Study material section start

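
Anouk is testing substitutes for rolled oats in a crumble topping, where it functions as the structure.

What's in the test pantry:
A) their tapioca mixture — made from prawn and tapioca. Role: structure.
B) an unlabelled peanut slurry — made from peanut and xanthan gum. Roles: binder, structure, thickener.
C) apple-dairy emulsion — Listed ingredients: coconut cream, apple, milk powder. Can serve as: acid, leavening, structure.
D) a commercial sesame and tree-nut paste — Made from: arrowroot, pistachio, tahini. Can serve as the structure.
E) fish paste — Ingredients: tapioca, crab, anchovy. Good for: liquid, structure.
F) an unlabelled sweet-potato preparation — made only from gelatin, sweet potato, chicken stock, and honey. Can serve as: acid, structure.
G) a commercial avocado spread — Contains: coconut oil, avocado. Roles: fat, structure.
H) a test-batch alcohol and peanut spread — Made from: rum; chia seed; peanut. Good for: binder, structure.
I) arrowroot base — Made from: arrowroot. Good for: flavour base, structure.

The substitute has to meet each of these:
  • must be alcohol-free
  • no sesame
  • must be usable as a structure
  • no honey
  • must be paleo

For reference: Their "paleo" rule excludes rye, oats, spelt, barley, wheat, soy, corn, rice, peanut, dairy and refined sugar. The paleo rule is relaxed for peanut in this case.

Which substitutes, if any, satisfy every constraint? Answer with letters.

A, B, E, G, I

A: works as a structure, no honey, paleo — OK
B: peanut is permitted under the paleo carve-out; nothing else excluded — keep
C: has milk powder, so not paleo — no
D: has tahini, so not sesame-free — no
E: no honey, no sesame — OK
F: has honey, so not honey-free — reject
G: works as a structure, no sesame, no honey — valid
H: has rum, so not alcohol-free — reject
I: only arrowroot; none excluded — OK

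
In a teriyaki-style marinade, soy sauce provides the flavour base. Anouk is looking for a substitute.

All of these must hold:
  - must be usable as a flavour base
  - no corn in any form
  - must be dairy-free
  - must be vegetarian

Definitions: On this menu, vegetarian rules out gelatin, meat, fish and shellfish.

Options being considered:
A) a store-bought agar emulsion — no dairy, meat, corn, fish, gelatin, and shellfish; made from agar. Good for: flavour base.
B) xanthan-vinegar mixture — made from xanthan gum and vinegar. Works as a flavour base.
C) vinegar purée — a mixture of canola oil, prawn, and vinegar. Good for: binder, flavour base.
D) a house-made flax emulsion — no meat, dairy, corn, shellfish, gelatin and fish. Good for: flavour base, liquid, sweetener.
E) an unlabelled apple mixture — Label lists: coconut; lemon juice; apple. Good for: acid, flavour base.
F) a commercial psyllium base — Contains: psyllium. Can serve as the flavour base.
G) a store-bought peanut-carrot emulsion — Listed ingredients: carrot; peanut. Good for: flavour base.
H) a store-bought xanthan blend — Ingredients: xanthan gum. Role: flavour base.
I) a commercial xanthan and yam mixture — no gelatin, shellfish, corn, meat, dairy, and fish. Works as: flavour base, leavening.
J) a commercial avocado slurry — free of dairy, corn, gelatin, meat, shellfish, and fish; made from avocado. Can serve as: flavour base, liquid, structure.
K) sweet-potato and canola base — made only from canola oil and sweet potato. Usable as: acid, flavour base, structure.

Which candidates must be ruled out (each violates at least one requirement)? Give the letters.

C

A: no corn, vegetarian — keep
B: only vinegar and xanthan gum; none excluded — OK
C: has prawn, so not vegetarian — no
D: works as a flavour base, no corn, vegetarian — keep
E: only coconut, lemon juice, and apple; none excluded — valid
F: works as a flavour base, no dairy, vegetarian — OK
G: only peanut and carrot; none excluded — keep
H: only xanthan gum; none excluded — keep
I: nothing on the exclusion list — valid
J: no corn, no dairy — valid
K: nothing on the exclusion list — OK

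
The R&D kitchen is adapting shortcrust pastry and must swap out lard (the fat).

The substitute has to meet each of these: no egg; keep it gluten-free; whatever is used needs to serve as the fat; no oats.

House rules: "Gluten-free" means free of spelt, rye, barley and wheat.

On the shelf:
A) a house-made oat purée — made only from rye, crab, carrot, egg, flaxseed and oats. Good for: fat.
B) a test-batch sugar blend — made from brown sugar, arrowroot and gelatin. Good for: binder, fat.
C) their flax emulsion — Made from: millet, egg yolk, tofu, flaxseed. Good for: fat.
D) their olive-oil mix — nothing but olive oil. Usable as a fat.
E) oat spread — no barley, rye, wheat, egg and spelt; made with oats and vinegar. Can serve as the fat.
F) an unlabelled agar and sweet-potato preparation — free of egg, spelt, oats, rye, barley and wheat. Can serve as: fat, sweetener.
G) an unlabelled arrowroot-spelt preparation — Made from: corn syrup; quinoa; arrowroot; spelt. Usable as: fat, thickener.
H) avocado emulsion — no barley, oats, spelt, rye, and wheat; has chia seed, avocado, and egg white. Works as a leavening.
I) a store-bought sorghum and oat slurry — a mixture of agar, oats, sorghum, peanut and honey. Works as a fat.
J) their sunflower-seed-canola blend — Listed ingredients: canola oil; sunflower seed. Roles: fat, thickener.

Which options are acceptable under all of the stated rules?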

Study material section end

Looking at the records above, please output exactly the lines that run from the one holding "G) an unlabelled" to the final line, and only those.

**Result below**:
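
G) an unlabelled arrowroot-spelt preparation — Made from: corn syrup; quinoa; arrowroot; spelt. Usable as: fat, thickener.
H) avocado emulsion — no barley, oats, spelt, rye, and wheat; has chia seed, avocado, and egg white. Works as a leavening.
I) a store-bought sorghum and oat slurry — a mixture of agar, oats, sorghum, peanut and honey. Works as a fat.
J) their sunflower-seed-canola blend — Listed ingredients: canola oil; sunflower seed. Roles: fat, thickener.

Which options are acceptable under all of the stated rules?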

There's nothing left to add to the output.